▶ **Required work**: The stretch wanted below opens at the line containing "Which of the following is the factorization of u*( - 9)" and closes at the line containing "Which of the following is the factorization of o^3 - 11". Please return it exactly, with no other lines.

━━━

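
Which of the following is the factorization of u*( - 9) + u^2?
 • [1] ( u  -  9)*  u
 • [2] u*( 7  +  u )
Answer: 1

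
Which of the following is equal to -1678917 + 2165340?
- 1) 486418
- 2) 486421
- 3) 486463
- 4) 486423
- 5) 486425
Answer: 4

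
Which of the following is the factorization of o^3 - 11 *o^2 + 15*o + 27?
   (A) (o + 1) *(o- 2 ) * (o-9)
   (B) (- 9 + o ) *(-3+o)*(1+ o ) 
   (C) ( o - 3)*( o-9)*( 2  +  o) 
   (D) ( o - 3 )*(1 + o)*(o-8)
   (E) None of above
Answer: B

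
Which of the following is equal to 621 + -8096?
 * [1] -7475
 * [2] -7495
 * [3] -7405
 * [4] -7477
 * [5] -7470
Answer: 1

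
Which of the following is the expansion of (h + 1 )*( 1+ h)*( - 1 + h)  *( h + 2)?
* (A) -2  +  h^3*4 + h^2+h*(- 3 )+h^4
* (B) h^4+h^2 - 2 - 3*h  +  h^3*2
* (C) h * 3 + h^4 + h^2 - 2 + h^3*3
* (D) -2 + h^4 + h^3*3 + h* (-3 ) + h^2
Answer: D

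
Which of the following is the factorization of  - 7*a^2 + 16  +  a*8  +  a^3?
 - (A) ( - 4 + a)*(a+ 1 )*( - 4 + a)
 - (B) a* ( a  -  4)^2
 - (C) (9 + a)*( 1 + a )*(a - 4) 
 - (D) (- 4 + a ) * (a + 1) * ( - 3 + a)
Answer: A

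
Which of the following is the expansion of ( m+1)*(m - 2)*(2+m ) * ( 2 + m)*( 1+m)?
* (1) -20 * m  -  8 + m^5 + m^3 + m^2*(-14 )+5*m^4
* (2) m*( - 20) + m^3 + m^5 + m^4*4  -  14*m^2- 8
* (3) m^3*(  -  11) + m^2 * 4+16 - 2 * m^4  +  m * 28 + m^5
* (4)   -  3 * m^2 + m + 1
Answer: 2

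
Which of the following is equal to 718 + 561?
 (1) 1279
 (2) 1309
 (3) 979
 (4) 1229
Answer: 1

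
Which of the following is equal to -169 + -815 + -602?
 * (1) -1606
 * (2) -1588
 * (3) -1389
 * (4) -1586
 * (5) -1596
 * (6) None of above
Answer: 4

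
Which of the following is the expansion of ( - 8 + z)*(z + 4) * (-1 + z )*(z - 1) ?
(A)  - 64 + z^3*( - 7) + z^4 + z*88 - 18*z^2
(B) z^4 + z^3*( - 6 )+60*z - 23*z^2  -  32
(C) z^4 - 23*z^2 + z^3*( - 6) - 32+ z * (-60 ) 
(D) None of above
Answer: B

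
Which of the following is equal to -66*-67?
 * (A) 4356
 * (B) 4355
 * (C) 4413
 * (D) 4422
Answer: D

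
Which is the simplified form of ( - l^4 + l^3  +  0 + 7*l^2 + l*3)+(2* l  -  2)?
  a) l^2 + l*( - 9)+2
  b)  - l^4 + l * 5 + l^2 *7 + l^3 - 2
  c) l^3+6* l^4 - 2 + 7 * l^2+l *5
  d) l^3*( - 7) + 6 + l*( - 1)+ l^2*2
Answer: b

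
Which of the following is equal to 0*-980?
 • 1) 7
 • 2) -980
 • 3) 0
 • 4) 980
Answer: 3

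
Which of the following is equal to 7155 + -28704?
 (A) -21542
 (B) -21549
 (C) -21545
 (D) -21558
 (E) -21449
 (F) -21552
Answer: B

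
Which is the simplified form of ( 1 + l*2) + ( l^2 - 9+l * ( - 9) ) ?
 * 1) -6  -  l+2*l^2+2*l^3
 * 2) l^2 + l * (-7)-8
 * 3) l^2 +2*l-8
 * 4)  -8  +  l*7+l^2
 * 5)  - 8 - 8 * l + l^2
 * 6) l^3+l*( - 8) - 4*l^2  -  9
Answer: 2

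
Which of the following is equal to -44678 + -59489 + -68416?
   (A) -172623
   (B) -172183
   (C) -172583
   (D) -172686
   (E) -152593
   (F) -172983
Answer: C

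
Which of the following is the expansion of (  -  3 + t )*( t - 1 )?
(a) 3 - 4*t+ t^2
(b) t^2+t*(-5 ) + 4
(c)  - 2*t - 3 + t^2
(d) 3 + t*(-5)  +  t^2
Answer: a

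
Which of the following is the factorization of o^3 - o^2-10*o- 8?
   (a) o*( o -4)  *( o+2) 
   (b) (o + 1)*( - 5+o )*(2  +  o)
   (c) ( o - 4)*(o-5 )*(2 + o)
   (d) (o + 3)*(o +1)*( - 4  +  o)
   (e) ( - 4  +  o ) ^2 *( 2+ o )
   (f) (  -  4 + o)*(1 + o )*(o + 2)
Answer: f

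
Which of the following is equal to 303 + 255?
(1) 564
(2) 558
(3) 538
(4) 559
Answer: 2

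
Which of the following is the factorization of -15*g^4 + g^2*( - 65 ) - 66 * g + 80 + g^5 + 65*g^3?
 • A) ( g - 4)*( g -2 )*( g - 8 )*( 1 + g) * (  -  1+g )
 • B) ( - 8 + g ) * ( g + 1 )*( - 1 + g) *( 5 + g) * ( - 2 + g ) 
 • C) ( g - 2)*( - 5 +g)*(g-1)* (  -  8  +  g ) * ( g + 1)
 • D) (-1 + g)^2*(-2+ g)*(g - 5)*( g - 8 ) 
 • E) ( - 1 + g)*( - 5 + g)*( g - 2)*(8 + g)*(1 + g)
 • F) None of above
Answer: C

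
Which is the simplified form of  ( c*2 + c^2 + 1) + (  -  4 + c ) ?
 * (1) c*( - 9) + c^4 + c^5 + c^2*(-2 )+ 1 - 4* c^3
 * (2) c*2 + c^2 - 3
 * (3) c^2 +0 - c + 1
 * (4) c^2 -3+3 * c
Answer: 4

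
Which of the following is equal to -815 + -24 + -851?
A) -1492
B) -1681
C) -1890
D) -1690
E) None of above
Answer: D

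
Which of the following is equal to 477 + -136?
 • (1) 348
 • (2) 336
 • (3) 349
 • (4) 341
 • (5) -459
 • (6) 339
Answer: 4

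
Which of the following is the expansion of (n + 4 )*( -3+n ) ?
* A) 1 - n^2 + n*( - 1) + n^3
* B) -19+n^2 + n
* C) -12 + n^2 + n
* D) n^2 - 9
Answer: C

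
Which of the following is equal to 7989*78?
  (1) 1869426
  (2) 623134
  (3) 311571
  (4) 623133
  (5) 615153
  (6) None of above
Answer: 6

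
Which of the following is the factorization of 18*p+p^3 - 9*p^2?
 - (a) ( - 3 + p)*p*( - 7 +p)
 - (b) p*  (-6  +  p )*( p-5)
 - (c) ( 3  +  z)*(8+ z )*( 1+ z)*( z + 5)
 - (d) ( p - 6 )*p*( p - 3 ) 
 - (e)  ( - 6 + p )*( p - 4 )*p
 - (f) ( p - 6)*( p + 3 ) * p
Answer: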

━━━

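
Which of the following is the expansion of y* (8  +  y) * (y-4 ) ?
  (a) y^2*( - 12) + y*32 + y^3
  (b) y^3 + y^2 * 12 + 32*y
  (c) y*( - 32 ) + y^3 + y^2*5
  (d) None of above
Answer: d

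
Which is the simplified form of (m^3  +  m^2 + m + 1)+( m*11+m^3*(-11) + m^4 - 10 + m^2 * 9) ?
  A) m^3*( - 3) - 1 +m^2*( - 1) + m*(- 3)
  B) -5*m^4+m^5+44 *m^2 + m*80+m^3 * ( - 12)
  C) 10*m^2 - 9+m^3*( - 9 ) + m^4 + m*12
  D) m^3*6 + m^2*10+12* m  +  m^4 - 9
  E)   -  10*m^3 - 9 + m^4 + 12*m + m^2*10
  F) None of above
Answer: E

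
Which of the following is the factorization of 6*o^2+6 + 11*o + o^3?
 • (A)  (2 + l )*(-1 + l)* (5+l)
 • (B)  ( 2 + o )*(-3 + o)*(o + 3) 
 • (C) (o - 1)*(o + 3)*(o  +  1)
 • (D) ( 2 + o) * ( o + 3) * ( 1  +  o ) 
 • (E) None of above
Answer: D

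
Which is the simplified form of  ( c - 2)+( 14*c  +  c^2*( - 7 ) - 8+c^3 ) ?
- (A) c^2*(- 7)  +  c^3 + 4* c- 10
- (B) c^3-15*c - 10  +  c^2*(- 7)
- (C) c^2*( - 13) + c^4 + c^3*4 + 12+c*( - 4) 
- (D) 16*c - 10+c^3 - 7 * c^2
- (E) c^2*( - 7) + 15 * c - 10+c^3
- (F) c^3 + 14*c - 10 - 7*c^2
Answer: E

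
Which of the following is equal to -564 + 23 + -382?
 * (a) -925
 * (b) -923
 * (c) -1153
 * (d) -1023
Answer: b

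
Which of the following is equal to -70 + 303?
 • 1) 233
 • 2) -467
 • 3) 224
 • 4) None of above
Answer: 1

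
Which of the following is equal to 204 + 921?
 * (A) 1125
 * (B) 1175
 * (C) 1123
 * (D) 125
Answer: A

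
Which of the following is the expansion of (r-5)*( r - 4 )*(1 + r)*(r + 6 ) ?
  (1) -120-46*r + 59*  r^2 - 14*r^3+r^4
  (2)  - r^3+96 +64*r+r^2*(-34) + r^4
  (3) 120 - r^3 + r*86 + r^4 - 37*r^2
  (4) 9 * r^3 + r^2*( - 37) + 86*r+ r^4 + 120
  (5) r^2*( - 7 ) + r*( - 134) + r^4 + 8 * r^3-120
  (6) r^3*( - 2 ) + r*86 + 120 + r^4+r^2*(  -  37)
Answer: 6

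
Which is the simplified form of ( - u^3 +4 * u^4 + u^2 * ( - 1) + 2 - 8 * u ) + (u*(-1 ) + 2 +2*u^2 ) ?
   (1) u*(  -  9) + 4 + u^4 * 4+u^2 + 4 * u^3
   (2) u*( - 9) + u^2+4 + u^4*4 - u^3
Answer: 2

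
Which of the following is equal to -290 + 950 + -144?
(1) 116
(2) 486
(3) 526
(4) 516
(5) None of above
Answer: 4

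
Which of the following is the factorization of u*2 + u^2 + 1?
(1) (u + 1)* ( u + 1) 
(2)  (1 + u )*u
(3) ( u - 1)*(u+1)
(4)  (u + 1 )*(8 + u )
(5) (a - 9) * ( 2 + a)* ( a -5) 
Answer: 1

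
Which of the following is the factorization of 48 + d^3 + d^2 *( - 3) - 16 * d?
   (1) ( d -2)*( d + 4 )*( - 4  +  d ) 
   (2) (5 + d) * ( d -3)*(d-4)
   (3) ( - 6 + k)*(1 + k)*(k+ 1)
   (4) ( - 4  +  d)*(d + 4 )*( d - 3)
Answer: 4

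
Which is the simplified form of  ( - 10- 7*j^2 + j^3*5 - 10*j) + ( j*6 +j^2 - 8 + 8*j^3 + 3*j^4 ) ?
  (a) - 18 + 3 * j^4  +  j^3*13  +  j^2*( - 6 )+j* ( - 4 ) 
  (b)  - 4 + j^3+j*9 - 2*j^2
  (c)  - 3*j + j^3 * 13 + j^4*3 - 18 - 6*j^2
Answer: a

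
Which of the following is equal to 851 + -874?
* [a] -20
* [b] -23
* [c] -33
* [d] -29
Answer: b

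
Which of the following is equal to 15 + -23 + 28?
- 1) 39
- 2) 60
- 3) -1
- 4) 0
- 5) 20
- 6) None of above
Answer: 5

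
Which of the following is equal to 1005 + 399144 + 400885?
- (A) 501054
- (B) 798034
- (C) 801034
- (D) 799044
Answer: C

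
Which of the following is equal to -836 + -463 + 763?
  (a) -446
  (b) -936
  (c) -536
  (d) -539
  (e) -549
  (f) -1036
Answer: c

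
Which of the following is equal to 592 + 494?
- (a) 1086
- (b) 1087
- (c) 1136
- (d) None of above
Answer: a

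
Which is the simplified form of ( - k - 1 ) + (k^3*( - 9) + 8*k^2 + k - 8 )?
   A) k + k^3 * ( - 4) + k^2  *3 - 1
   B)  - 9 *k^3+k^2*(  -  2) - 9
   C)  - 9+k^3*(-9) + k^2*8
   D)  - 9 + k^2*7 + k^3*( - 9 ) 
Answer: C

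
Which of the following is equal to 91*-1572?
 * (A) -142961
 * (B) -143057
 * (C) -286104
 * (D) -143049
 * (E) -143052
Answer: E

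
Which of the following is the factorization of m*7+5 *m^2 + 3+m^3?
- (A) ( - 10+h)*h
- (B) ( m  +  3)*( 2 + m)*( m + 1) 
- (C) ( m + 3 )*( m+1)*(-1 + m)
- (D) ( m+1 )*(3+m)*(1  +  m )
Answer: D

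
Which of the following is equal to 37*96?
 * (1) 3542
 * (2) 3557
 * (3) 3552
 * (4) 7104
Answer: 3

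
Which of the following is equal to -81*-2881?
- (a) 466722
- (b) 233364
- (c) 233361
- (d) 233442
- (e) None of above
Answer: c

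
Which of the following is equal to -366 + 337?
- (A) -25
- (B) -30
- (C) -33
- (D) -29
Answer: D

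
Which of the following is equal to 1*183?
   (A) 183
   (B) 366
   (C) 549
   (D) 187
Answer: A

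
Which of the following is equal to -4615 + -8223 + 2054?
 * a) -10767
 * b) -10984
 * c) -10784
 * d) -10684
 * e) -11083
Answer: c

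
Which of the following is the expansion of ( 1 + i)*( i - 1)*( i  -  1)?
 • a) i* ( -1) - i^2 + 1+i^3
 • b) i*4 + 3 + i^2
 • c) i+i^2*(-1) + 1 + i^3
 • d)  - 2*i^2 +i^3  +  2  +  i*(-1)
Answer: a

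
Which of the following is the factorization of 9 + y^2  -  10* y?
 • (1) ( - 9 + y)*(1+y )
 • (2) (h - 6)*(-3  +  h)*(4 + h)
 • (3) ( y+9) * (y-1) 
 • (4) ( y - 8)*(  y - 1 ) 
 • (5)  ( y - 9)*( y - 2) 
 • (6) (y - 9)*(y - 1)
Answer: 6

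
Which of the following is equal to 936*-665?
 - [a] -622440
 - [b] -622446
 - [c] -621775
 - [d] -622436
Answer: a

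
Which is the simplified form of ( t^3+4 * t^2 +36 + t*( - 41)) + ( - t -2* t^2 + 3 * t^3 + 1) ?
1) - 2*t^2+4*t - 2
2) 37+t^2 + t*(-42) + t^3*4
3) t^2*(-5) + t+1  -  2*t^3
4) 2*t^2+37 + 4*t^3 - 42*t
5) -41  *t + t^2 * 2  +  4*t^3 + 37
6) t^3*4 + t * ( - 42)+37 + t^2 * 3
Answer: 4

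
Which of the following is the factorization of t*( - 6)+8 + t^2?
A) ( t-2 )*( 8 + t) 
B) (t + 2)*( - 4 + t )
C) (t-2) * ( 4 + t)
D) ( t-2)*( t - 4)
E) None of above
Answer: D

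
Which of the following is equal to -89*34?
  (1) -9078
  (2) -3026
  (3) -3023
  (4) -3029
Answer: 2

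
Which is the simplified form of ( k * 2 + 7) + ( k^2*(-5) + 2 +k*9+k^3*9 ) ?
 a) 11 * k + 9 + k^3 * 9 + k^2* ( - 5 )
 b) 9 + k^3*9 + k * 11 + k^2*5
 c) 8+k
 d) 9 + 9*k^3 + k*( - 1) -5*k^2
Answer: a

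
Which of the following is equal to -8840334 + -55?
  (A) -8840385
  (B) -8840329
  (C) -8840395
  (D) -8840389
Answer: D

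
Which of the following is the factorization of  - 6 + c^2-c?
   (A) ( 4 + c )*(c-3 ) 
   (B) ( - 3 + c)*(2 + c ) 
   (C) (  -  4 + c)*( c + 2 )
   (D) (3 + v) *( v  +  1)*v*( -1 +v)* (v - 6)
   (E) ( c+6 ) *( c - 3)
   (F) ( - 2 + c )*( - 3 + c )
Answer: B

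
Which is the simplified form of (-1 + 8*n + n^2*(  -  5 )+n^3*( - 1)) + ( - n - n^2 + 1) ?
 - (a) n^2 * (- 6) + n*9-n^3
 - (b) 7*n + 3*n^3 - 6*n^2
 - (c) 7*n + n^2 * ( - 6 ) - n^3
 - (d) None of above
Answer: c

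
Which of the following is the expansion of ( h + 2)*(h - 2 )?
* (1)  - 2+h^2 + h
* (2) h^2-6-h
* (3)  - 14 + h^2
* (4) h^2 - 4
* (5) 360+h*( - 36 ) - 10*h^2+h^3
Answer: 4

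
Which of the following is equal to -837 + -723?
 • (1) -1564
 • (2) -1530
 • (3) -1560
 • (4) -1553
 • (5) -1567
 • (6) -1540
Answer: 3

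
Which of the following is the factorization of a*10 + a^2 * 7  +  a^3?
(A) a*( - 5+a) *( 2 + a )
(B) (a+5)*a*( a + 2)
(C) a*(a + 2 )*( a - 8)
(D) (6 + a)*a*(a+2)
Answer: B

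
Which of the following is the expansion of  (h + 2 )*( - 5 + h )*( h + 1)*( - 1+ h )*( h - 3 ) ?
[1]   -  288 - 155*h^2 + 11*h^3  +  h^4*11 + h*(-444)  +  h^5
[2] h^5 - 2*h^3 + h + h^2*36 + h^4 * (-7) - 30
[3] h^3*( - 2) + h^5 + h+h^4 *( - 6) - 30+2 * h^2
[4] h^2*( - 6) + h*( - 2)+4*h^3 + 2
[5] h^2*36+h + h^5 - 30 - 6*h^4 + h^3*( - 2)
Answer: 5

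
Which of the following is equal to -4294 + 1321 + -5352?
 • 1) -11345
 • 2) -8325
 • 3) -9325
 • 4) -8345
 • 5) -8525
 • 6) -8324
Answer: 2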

━━━

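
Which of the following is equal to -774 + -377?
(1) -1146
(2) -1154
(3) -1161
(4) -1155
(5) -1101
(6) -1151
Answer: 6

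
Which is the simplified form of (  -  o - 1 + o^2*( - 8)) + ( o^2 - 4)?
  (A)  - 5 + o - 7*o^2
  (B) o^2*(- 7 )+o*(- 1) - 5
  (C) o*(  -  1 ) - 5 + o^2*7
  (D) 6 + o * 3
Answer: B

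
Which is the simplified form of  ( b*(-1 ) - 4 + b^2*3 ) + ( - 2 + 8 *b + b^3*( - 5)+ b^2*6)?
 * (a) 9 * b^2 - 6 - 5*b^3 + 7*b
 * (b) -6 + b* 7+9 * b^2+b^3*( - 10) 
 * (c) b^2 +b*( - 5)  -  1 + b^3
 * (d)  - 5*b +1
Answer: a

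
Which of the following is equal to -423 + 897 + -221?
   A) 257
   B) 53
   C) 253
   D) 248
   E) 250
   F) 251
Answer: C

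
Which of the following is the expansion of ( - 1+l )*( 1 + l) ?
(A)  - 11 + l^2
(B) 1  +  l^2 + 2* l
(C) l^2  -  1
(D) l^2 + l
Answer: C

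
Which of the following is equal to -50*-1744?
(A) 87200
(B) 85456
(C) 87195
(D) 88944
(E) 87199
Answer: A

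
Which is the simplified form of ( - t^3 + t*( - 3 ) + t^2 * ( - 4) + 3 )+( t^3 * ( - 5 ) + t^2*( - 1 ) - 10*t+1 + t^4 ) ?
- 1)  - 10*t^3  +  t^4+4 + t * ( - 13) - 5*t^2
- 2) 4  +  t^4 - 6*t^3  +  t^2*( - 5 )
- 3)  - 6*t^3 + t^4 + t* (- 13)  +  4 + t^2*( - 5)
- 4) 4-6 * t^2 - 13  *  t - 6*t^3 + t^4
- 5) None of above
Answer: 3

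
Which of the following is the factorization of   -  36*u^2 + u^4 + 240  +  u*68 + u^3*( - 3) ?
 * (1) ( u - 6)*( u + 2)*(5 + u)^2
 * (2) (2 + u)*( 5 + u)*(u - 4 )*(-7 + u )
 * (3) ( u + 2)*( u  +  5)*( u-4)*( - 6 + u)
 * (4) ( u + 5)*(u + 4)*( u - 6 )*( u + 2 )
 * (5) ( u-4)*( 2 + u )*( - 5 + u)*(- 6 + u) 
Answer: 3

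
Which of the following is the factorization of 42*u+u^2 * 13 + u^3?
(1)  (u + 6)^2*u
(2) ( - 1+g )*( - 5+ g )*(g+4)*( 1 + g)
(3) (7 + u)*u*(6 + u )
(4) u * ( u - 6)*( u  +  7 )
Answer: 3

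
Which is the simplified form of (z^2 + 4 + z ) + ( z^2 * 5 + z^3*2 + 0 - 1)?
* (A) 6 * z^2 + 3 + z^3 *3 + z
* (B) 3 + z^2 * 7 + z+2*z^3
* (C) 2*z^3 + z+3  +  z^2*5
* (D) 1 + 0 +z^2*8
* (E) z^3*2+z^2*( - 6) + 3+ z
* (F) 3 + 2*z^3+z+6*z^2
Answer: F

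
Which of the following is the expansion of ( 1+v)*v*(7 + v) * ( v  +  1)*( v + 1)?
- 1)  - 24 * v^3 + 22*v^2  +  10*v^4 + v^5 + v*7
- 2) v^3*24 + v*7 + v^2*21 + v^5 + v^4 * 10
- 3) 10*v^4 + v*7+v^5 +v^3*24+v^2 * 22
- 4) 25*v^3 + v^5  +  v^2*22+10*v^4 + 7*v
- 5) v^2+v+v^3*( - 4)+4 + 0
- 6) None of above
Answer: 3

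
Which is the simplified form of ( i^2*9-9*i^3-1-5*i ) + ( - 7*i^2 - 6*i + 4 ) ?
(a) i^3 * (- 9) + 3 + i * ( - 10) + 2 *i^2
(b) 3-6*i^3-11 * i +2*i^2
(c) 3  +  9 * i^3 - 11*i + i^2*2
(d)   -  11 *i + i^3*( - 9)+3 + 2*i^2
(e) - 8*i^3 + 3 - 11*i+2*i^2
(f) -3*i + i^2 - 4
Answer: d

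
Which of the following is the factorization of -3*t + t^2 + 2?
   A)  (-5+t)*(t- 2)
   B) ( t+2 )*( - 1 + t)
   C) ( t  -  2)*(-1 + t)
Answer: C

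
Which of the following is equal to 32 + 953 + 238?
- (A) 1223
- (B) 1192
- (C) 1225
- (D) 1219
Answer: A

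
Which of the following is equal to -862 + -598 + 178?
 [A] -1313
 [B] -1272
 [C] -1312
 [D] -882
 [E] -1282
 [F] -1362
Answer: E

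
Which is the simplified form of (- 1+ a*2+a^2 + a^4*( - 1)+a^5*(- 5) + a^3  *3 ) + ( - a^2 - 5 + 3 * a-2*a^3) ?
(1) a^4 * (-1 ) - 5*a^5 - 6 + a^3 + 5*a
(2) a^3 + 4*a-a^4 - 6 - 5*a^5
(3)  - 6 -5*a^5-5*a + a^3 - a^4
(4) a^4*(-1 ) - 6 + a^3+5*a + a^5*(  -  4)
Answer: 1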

━━━

▶ **Result**:
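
Which of the following is the factorization of u*( - 9) + u^2?
 • [1] ( u  -  9)*  u
 • [2] u*( 7  +  u )
Answer: 1

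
Which of the following is equal to -1678917 + 2165340?
- 1) 486418
- 2) 486421
- 3) 486463
- 4) 486423
- 5) 486425
Answer: 4

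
Which of the following is the factorization of o^3 - 11 *o^2 + 15*o + 27?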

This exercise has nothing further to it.